Could you print only the lines from the one containing "A 166 kg floodlight" through the end of the listing below, unchanged?

┌─ Entries shown

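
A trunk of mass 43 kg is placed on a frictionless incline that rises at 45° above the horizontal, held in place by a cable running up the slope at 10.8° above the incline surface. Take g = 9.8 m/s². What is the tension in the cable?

T ≈ 303 N

Take axes along and perpendicular to the incline. Weight components: W sin 45° = 298 N down-slope, W cos 45° = 298 N into the surface.
Along incline: T cos 10.8° = W sin 45° → T = 303.3 N.
Perpendicular: N = W cos 45° − T sin 10.8° = 241.1 N.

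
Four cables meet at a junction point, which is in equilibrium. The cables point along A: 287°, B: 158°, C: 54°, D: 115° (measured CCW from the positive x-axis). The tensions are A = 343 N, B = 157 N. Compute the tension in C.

T_C ≈ 177 N

Resolve: ΣF_x = 343 cos 287° + 157 cos 158° + T_C cos 54° + T_D cos 115° = 0.
        ΣF_y = 343 sin 287° + 157 sin 158° + T_C sin 54° + T_D sin 115° = 0.
The known terms sum to (-45.28, -269.2) N, so 0.5878 T_C − 0.4226 T_D = 45.28 and 0.8090 T_C + 0.9063 T_D = 269.2.
Solving simultaneously: T_C = 177 N, T_D = 139 N.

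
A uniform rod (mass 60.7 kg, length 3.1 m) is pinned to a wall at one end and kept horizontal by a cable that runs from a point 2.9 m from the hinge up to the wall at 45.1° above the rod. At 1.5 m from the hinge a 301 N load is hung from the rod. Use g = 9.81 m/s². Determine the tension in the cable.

T ≈ 669 N

Take torques about the hinge: T sin 45.1° · 2.9 = 60.7×9.81×1.55 + 301×1.5 = 1374.5 N·m.
So T = 1374.5 / (0.7083 × 2.9) = 669.11 N.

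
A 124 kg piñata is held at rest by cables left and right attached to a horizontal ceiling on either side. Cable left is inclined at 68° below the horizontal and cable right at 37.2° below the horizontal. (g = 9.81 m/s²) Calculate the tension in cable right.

Weight W = 124 × 9.81 = 1216 N acts straight down.
Horizontal: T_left cos 68° = T_right cos 37.2°  →  T_left = 2.126 T_right.
Vertical: T_left sin 68° + T_right sin 37.2° = 1216.
Substituting the horizontal relation into the vertical equation gives 2.576 T_right = 1216, so T_right = 472.2 N.

T_right ≈ 472 N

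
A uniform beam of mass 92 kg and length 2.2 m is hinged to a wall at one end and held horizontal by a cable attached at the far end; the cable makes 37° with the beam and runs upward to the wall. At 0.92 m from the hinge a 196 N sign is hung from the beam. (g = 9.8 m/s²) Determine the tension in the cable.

T ≈ 885 N

Take torques about the hinge: T sin 37° · 2.2 = 92×9.8×1.1 + 196×0.92 = 1172.1 N·m.
So T = 1172.1 / (0.6018 × 2.2) = 885.26 N.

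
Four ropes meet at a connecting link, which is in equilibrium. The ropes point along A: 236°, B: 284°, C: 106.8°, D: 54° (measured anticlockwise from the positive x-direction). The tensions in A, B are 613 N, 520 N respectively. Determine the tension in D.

Resolve: ΣF_x = 613 cos 236° + 520 cos 284° + T_C cos 106.8° + T_D cos 54° = 0.
        ΣF_y = 613 sin 236° + 520 sin 284° + T_C sin 106.8° + T_D sin 54° = 0.
The known terms sum to (-217, -1013) N, so -0.2890 T_C + 0.5878 T_D = 217 and 0.9573 T_C + 0.8090 T_D = 1013.
Solving simultaneously: T_C = 527 N, T_D = 628.3 N.

T_D ≈ 628 N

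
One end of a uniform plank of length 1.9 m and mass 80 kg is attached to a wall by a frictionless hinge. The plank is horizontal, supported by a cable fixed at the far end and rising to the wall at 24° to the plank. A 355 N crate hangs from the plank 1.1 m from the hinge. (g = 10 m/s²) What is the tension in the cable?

T ≈ 1490 N

Take torques about the hinge: T sin 24° · 1.9 = 80×10×0.95 + 355×1.1 = 1150.5 N·m.
So T = 1150.5 / (0.4067 × 1.9) = 1488.7 N.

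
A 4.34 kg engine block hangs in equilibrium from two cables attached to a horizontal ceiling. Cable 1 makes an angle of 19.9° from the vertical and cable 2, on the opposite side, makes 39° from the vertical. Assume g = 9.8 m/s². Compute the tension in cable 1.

Angles from the horizontal: cable 1 is 90° − 19.9° = 70.1°, cable 2 is 90° − 39° = 51°.
Weight W = 4.34 × 9.8 = 42.53 N acts straight down.
Horizontal: T_1 cos 70.1° = T_2 cos 51°  →  T_2 = 0.5409 T_1.
Vertical: T_1 sin 70.1° + T_2 sin 51° = 42.53.
Substituting the horizontal relation into the vertical equation gives 1.361 T_1 = 42.53, so T_1 = 31.26 N.

T_1 ≈ 31.3 N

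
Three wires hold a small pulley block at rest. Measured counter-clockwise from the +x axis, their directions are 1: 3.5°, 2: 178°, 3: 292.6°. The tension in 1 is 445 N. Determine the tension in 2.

Resolve: ΣF_x = 445 cos 3.5° + T_2 cos 178° + T_3 cos 292.6° = 0.
        ΣF_y = 445 sin 3.5° + T_2 sin 178° + T_3 sin 292.6° = 0.
The known terms sum to (444.2, 27.17) N, so -0.9994 T_2 + 0.3843 T_3 = -444.2 and 0.0349 T_2 − 0.9232 T_3 = -27.17.
Solving simultaneously: T_2 = 462.5 N, T_3 = 46.91 N.

T_2 ≈ 462 N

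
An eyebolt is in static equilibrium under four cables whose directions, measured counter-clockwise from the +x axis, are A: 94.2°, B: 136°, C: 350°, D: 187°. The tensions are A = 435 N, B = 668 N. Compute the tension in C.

T_C ≈ 3260 N

Resolve: ΣF_x = 435 cos 94.2° + 668 cos 136° + T_C cos 350° + T_D cos 187° = 0.
        ΣF_y = 435 sin 94.2° + 668 sin 136° + T_C sin 350° + T_D sin 187° = 0.
The known terms sum to (-512.4, 897.9) N, so 0.9848 T_C − 0.9925 T_D = 512.4 and -0.1736 T_C − 0.1219 T_D = -897.9.
Solving simultaneously: T_C = 3262 N, T_D = 2720 N.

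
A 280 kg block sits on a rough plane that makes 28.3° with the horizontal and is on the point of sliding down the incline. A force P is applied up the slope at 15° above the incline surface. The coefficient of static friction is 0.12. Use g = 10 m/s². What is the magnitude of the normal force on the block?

On the verge of sliding down the incline, friction equals μN and acts up the slope.
Perpendicular: N + P sin 15° = W cos 28.3° = 2465 N.
Along incline: P cos 15° + μN = W sin 28.3° with W sin 28.3° = 1327 N.
Solving the pair for P and N: P = 1103 N, N = 2180 N (and f = μN = 261.6 N).

N ≈ 2180 N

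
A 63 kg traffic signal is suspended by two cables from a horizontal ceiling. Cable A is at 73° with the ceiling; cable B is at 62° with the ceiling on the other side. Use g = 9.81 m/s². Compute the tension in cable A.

T_A ≈ 410 N

Weight W = 63 × 9.81 = 618 N acts straight down.
Horizontal: T_A cos 73° = T_B cos 62°  →  T_B = 0.6228 T_A.
Vertical: T_A sin 73° + T_B sin 62° = 618.
Substituting the horizontal relation into the vertical equation gives 1.506 T_A = 618, so T_A = 410.3 N.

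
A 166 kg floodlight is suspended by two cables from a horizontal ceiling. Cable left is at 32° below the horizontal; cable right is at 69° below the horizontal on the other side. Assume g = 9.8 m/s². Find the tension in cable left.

Weight W = 166 × 9.8 = 1627 N acts straight down.
Horizontal: T_left cos 32° = T_right cos 69°  →  T_right = 2.366 T_left.
Vertical: T_left sin 32° + T_right sin 69° = 1627.
Substituting the horizontal relation into the vertical equation gives 2.739 T_left = 1627, so T_left = 593.9 N.

T_left ≈ 594 N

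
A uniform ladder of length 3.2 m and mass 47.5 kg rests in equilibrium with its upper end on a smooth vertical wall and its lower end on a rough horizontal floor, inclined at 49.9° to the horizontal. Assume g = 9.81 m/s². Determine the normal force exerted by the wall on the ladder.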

└─

**Result of the task**
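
A 166 kg floodlight is suspended by two cables from a horizontal ceiling. Cable left is at 32° below the horizontal; cable right is at 69° below the horizontal on the other side. Assume g = 9.8 m/s². Find the tension in cable left.

Weight W = 166 × 9.8 = 1627 N acts straight down.
Horizontal: T_left cos 32° = T_right cos 69°  →  T_right = 2.366 T_left.
Vertical: T_left sin 32° + T_right sin 69° = 1627.
Substituting the horizontal relation into the vertical equation gives 2.739 T_left = 1627, so T_left = 593.9 N.

T_left ≈ 594 N

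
A uniform ladder of length 3.2 m and mass 47.5 kg rests in equilibrium with its upper end on a smooth vertical wall and its lower end on a rough horizontal floor, inclined at 49.9° to the horizontal. Assume g = 9.81 m/s². Determine the normal force exerted by the wall on the ladder.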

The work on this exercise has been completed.